___ Records ___
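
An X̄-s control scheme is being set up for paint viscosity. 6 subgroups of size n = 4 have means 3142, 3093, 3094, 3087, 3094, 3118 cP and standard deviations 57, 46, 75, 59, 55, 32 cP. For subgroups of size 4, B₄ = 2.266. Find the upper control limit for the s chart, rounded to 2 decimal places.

122.36

s̄ = (57 + 46 + 75 + 59 + 55 + 32) / 6 = 54.0000
UCL_s = B₄·s̄ = 2.266 × 54.0000 = 122.3640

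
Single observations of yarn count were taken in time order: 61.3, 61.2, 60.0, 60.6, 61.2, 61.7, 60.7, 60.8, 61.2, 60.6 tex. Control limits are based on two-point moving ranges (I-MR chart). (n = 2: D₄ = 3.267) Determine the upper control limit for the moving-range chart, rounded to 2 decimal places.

Moving ranges: 0.1, 1.2, 0.6, 0.6, 0.5, 1.0, 0.1, 0.4, 0.6; M̄R̄ = 5.1000 / 9 = 0.5667
UCL_MR = D₄·M̄R̄ = 3.267 × 0.5667 = 1.8513

1.85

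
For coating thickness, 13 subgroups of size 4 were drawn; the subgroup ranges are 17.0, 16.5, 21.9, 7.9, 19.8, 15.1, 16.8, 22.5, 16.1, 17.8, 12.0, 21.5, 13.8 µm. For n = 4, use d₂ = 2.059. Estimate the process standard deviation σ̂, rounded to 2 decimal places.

8.17

R̄ = (17.0 + 16.5 + 21.9 + 7.9 + 19.8 + 15.1 + 16.8 + 22.5 + 16.1 + 17.8 + 12.0 + 21.5 + 13.8) / 13 = 16.8231
σ̂ = R̄ / d₂ = 16.8231 / 2.059 = 8.1705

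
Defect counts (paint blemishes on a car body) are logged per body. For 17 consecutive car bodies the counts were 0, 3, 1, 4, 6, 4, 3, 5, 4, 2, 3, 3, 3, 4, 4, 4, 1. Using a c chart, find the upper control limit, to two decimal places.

8.52

c̄ = (0 + 3 + 1 + 4 + 6 + 4 + 3 + 5 + 4 + 2 + 3 + 3 + 3 + 4 + 4 + 4 + 1) / 17 = 54 / 17 = 3.1765
UCL = c̄ + 3√c̄ = 3.1765 + 3 × √3.1765 = 3.1765 + 3 × 1.7823 = 8.5233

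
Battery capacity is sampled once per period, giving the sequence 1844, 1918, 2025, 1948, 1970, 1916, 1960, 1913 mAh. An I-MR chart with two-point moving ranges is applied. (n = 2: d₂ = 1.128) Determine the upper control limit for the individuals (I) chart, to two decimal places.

X̄ = (1844 + 1918 + 2025 + 1948 + 1970 + 1916 + 1960 + 1913) / 8 = 1936.7500
Moving ranges: 74, 107, 77, 22, 54, 44, 47; M̄R̄ = 425.0000 / 7 = 60.7143
UCL = X̄ + 3·M̄R̄/d₂ = 1936.7500 + 3 × 60.7143 / 1.128 = 2098.2242

2098.22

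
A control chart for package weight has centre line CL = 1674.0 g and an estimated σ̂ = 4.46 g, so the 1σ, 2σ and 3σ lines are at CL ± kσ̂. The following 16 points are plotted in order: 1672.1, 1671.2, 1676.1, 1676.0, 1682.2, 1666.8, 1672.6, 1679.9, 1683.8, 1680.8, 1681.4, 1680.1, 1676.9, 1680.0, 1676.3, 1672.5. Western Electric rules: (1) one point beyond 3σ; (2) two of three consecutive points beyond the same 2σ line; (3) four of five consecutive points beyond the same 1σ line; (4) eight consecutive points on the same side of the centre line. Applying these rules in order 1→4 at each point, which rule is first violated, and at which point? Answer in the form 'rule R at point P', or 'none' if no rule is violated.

Zone of each point (C = within 1σ̂, B = 1σ̂–2σ̂, A = 2σ̂–3σ̂, * = beyond 3σ̂; sign = side of CL): 1:-C, 2:-C, 3:+C, 4:+C, 5:+B, 6:-B, 7:-C, 8:+B, 9:+A, 10:+B, 11:+B, 12:+B, 13:+C, 14:+B, 15:+C, 16:-C
Rule 3 (four of five consecutive points beyond the same 1σ limit) is satisfied at point 11.

rule 3 at point 11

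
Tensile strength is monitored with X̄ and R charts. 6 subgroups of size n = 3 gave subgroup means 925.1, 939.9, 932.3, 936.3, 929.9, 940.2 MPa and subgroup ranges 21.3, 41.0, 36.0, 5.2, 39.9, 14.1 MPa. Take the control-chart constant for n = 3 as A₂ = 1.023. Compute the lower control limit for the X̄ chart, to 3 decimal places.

907.096

X̄̄ = (925.1 + 939.9 + 932.3 + 936.3 + 929.9 + 940.2) / 6 = 5603.7000 / 6 = 933.9500
R̄ = (21.3 + 41.0 + 36.0 + 5.2 + 39.9 + 14.1) / 6 = 157.5000 / 6 = 26.2500
LCL = X̄̄ − A₂·R̄ = 933.9500 − 1.023 × 26.2500 = 907.0962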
___
§ **Task brief**
Copy task. Give back the whole listing exactly as written.

§ **Completed exercise**
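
An X̄-s control scheme is being set up for paint viscosity. 6 subgroups of size n = 4 have means 3142, 3093, 3094, 3087, 3094, 3118 cP and standard deviations 57, 46, 75, 59, 55, 32 cP. For subgroups of size 4, B₄ = 2.266. Find the upper control limit for the s chart, rounded to 2 decimal places.

122.36

s̄ = (57 + 46 + 75 + 59 + 55 + 32) / 6 = 54.0000
UCL_s = B₄·s̄ = 2.266 × 54.0000 = 122.3640

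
Single observations of yarn count were taken in time order: 61.3, 61.2, 60.0, 60.6, 61.2, 61.7, 60.7, 60.8, 61.2, 60.6 tex. Control limits are based on two-point moving ranges (I-MR chart). (n = 2: D₄ = 3.267) Determine the upper control limit for the moving-range chart, rounded to 2 decimal places.

Moving ranges: 0.1, 1.2, 0.6, 0.6, 0.5, 1.0, 0.1, 0.4, 0.6; M̄R̄ = 5.1000 / 9 = 0.5667
UCL_MR = D₄·M̄R̄ = 3.267 × 0.5667 = 1.8513

1.85

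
For coating thickness, 13 subgroups of size 4 were drawn; the subgroup ranges are 17.0, 16.5, 21.9, 7.9, 19.8, 15.1, 16.8, 22.5, 16.1, 17.8, 12.0, 21.5, 13.8 µm. For n = 4, use d₂ = 2.059. Estimate the process standard deviation σ̂, rounded to 2 decimal places.

8.17

R̄ = (17.0 + 16.5 + 21.9 + 7.9 + 19.8 + 15.1 + 16.8 + 22.5 + 16.1 + 17.8 + 12.0 + 21.5 + 13.8) / 13 = 16.8231
σ̂ = R̄ / d₂ = 16.8231 / 2.059 = 8.1705

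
Defect counts (paint blemishes on a car body) are logged per body. For 17 consecutive car bodies the counts were 0, 3, 1, 4, 6, 4, 3, 5, 4, 2, 3, 3, 3, 4, 4, 4, 1. Using a c chart, find the upper control limit, to two decimal places.

8.52

c̄ = (0 + 3 + 1 + 4 + 6 + 4 + 3 + 5 + 4 + 2 + 3 + 3 + 3 + 4 + 4 + 4 + 1) / 17 = 54 / 17 = 3.1765
UCL = c̄ + 3√c̄ = 3.1765 + 3 × √3.1765 = 3.1765 + 3 × 1.7823 = 8.5233

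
Battery capacity is sampled once per period, giving the sequence 1844, 1918, 2025, 1948, 1970, 1916, 1960, 1913 mAh. An I-MR chart with two-point moving ranges is applied. (n = 2: d₂ = 1.128) Determine the upper control limit for the individuals (I) chart, to two decimal places.

X̄ = (1844 + 1918 + 2025 + 1948 + 1970 + 1916 + 1960 + 1913) / 8 = 1936.7500
Moving ranges: 74, 107, 77, 22, 54, 44, 47; M̄R̄ = 425.0000 / 7 = 60.7143
UCL = X̄ + 3·M̄R̄/d₂ = 1936.7500 + 3 × 60.7143 / 1.128 = 2098.2242

2098.22

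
A control chart for package weight has centre line CL = 1674.0 g and an estimated σ̂ = 4.46 g, so the 1σ, 2σ and 3σ lines are at CL ± kσ̂. The following 16 points are plotted in order: 1672.1, 1671.2, 1676.1, 1676.0, 1682.2, 1666.8, 1672.6, 1679.9, 1683.8, 1680.8, 1681.4, 1680.1, 1676.9, 1680.0, 1676.3, 1672.5. Western Electric rules: (1) one point beyond 3σ; (2) two of three consecutive points beyond the same 2σ line; (3) four of five consecutive points beyond the same 1σ line; (4) eight consecutive points on the same side of the centre line. Applying these rules in order 1→4 at each point, which rule is first violated, and at which point? Answer in the form 'rule R at point P', or 'none' if no rule is violated.

Zone of each point (C = within 1σ̂, B = 1σ̂–2σ̂, A = 2σ̂–3σ̂, * = beyond 3σ̂; sign = side of CL): 1:-C, 2:-C, 3:+C, 4:+C, 5:+B, 6:-B, 7:-C, 8:+B, 9:+A, 10:+B, 11:+B, 12:+B, 13:+C, 14:+B, 15:+C, 16:-C
Rule 3 (four of five consecutive points beyond the same 1σ limit) is satisfied at point 11.

rule 3 at point 11

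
Tensile strength is monitored with X̄ and R charts. 6 subgroups of size n = 3 gave subgroup means 925.1, 939.9, 932.3, 936.3, 929.9, 940.2 MPa and subgroup ranges 21.3, 41.0, 36.0, 5.2, 39.9, 14.1 MPa. Take the control-chart constant for n = 3 as A₂ = 1.023. Compute the lower control limit for the X̄ chart, to 3 decimal places.

907.096

X̄̄ = (925.1 + 939.9 + 932.3 + 936.3 + 929.9 + 940.2) / 6 = 5603.7000 / 6 = 933.9500
R̄ = (21.3 + 41.0 + 36.0 + 5.2 + 39.9 + 14.1) / 6 = 157.5000 / 6 = 26.2500
LCL = X̄̄ − A₂·R̄ = 933.9500 − 1.023 × 26.2500 = 907.0962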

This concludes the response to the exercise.